Check each line of the listing below for the string "refurbished", and copy the ones that have it.
○ ○ ○
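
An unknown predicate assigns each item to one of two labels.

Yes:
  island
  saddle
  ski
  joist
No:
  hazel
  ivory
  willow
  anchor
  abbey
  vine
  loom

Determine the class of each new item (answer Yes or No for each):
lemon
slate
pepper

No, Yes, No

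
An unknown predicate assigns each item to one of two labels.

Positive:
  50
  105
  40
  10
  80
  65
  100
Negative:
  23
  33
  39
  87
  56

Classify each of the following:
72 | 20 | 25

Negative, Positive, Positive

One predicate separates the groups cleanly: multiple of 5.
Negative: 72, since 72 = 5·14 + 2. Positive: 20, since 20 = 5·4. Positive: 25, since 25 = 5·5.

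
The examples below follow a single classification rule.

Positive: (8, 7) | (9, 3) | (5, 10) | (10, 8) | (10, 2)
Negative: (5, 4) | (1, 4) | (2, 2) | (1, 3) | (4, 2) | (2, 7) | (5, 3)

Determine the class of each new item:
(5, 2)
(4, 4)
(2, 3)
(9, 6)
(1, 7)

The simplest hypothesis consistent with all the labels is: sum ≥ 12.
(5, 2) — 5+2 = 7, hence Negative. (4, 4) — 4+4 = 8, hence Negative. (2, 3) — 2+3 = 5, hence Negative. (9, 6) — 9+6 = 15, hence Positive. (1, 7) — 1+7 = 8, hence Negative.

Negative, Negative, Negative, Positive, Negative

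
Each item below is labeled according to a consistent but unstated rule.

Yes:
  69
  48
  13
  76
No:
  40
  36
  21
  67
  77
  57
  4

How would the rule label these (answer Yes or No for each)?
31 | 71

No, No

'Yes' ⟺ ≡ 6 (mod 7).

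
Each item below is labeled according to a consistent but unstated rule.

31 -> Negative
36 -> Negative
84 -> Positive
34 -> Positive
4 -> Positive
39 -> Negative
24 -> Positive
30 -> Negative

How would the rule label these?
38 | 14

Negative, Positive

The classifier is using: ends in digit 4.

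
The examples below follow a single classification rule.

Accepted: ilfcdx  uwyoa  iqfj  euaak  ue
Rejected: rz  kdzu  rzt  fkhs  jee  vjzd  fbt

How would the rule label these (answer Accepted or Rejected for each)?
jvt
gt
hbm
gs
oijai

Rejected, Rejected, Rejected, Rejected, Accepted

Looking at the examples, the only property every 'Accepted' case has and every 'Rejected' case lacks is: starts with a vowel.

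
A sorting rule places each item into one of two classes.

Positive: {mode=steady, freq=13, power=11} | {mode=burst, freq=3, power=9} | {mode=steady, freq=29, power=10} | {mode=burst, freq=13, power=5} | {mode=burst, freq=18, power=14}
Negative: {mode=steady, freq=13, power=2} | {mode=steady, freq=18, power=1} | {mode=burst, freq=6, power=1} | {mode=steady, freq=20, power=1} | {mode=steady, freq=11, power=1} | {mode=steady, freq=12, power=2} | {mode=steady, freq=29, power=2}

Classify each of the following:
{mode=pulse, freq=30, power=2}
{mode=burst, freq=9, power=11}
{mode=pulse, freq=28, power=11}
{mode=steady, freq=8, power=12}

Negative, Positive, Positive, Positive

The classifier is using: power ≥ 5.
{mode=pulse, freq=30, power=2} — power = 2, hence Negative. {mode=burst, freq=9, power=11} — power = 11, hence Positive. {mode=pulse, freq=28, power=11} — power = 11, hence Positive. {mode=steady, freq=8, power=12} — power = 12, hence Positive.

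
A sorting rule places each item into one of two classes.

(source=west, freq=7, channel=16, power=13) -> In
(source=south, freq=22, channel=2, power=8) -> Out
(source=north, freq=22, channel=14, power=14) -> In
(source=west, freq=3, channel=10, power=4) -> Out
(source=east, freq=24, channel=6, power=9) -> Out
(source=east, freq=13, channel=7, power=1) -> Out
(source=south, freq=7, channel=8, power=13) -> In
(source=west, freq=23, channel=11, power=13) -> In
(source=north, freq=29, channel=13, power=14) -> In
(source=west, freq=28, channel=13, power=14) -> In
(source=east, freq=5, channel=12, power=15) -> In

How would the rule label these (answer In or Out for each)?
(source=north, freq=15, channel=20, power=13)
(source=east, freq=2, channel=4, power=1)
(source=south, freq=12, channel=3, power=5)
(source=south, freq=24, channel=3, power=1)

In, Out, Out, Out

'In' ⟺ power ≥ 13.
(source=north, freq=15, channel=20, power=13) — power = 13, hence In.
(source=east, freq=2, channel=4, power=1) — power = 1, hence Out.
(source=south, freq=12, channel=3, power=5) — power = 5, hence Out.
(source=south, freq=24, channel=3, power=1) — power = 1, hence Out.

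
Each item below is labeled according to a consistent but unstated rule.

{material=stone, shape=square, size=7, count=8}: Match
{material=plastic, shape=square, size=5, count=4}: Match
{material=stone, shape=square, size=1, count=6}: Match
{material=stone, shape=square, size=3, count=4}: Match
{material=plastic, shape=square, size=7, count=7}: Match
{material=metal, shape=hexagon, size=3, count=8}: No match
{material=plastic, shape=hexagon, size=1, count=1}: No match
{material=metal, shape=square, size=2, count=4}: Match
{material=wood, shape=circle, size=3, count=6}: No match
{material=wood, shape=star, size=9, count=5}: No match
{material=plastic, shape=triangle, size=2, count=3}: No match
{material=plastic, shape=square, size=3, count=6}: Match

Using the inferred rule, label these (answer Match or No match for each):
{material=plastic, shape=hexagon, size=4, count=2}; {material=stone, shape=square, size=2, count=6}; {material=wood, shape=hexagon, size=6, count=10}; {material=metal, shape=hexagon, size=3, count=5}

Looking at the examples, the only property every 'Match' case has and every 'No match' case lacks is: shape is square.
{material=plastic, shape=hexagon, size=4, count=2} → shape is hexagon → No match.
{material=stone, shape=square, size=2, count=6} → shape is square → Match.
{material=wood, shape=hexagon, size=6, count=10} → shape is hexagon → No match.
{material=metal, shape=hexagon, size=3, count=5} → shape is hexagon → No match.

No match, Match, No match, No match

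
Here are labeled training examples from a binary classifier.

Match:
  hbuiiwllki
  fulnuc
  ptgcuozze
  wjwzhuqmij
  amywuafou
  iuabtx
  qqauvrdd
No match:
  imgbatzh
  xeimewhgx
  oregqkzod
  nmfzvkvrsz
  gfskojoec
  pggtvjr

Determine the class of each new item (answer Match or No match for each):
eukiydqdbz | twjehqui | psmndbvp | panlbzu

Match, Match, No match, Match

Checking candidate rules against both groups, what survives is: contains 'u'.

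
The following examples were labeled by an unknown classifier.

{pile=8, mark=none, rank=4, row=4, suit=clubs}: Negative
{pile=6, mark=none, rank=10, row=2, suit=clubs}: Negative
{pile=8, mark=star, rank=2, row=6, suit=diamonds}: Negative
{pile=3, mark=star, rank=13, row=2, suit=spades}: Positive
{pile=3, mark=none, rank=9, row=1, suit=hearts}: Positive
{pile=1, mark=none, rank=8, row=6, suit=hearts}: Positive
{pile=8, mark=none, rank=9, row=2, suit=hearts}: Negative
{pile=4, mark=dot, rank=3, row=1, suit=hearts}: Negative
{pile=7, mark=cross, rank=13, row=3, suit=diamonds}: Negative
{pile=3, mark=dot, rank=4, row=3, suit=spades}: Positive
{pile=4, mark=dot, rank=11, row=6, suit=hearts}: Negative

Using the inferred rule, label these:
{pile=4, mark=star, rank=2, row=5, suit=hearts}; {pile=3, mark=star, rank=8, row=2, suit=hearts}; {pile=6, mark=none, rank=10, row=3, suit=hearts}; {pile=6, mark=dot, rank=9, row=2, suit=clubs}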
○ ○ ○
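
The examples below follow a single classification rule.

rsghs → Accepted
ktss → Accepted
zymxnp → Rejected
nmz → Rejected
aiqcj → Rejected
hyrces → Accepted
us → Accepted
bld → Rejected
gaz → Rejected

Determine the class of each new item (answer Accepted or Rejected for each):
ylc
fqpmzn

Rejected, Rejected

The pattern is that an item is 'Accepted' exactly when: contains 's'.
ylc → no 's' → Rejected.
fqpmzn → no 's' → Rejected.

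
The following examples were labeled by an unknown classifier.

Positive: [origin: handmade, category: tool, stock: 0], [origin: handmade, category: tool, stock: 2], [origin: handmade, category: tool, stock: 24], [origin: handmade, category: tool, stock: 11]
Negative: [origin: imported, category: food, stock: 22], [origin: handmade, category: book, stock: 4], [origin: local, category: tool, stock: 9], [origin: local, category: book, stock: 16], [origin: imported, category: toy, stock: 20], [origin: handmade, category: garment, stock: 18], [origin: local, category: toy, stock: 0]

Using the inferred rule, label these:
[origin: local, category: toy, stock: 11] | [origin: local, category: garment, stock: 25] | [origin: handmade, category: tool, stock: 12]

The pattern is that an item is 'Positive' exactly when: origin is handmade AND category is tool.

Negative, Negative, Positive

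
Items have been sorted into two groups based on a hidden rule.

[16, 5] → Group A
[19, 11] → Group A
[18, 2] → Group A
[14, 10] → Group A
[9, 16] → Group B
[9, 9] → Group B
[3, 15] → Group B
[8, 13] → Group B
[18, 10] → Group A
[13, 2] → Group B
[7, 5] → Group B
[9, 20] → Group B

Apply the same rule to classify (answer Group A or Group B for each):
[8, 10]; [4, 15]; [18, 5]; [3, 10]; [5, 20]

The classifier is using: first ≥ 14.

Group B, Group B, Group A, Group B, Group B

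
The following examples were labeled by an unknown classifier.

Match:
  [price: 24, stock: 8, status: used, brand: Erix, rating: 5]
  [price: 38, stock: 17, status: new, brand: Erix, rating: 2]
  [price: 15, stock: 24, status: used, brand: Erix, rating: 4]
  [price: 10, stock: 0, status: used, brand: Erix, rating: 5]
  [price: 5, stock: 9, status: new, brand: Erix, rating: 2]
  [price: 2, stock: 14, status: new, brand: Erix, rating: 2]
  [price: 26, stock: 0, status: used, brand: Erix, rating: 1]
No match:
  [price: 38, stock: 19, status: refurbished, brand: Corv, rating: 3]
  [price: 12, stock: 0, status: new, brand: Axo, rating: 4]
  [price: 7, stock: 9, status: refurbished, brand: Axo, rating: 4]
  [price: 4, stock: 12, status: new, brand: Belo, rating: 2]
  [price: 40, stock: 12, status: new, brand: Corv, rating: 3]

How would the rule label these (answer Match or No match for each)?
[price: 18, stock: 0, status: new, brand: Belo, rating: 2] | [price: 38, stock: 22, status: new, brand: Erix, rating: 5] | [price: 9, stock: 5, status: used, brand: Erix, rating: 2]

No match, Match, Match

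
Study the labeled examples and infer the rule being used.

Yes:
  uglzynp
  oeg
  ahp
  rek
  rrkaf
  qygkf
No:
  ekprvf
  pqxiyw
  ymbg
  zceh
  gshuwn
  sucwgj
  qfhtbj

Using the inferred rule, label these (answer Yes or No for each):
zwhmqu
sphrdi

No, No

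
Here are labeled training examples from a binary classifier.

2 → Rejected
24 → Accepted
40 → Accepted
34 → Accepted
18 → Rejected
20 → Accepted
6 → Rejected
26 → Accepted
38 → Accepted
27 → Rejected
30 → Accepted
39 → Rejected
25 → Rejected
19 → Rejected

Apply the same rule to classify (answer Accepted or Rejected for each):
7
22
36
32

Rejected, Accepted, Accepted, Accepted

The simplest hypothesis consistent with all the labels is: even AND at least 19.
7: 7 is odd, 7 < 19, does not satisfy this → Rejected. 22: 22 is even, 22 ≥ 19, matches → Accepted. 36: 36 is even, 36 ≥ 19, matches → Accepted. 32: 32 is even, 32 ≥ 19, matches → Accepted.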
○ ○ ○
YOUR RESPONSE:
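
  [price: 38, stock: 19, status: refurbished, brand: Corv, rating: 3]
  [price: 7, stock: 9, status: refurbished, brand: Axo, rating: 4]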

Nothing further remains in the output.